**WHAT IS BEING ASKED**
All lines from the line containing "Answer: -1121607" up to and including the last line of the entries must be written out exactly, with no others.

[Source records]
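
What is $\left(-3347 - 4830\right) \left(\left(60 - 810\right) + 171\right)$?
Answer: $4734483$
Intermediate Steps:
$\left(-3347 - 4830\right) \left(\left(60 - 810\right) + 171\right) = - 8177 \left(-750 + 171\right) = \left(-8177\right) \left(-579\right) = 4734483$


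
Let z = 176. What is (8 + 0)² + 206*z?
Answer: 36320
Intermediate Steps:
(8 + 0)² + 206*z = (8 + 0)² + 206*176 = 8² + 36256 = 64 + 36256 = 36320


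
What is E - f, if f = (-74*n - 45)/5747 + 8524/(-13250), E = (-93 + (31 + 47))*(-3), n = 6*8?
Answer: 1761648214/38073875 ≈ 46.269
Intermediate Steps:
n = 48
E = 45 (E = (-93 + 78)*(-3) = -15*(-3) = 45)
f = -48323839/38073875 (f = (-74*48 - 45)/5747 + 8524/(-13250) = (-3552 - 45)*(1/5747) + 8524*(-1/13250) = -3597*1/5747 - 4262/6625 = -3597/5747 - 4262/6625 = -48323839/38073875 ≈ -1.2692)
E - f = 45 - 1*(-48323839/38073875) = 45 + 48323839/38073875 = 1761648214/38073875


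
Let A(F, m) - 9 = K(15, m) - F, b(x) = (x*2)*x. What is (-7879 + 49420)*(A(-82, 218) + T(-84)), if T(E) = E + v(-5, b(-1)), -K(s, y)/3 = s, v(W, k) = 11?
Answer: -1121607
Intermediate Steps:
b(x) = 2*x² (b(x) = (2*x)*x = 2*x²)
K(s, y) = -3*s
A(F, m) = -36 - F (A(F, m) = 9 + (-3*15 - F) = 9 + (-45 - F) = -36 - F)
T(E) = 11 + E (T(E) = E + 11 = 11 + E)
(-7879 + 49420)*(A(-82, 218) + T(-84)) = (-7879 + 49420)*((-36 - 1*(-82)) + (11 - 84)) = 41541*((-36 + 82) - 73) = 41541*(46 - 73) = 41541*(-27) = -1121607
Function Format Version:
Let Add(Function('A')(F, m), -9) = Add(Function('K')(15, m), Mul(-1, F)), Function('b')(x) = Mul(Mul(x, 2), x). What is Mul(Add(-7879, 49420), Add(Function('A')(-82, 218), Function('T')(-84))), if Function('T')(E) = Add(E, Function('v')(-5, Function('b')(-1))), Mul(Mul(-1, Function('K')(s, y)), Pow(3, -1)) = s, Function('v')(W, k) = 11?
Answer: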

**WRITTEN SOLUTION**
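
Answer: -1121607
Intermediate Steps:
b(x) = 2*x² (b(x) = (2*x)*x = 2*x²)
K(s, y) = -3*s
A(F, m) = -36 - F (A(F, m) = 9 + (-3*15 - F) = 9 + (-45 - F) = -36 - F)
T(E) = 11 + E (T(E) = E + 11 = 11 + E)
(-7879 + 49420)*(A(-82, 218) + T(-84)) = (-7879 + 49420)*((-36 - 1*(-82)) + (11 - 84)) = 41541*((-36 + 82) - 73) = 41541*(46 - 73) = 41541*(-27) = -1121607
Function Format Version:
Let Add(Function('A')(F, m), -9) = Add(Function('K')(15, m), Mul(-1, F)), Function('b')(x) = Mul(Mul(x, 2), x). What is Mul(Add(-7879, 49420), Add(Function('A')(-82, 218), Function('T')(-84))), if Function('T')(E) = Add(E, Function('v')(-5, Function('b')(-1))), Mul(Mul(-1, Function('K')(s, y)), Pow(3, -1)) = s, Function('v')(W, k) = 11?
Answer: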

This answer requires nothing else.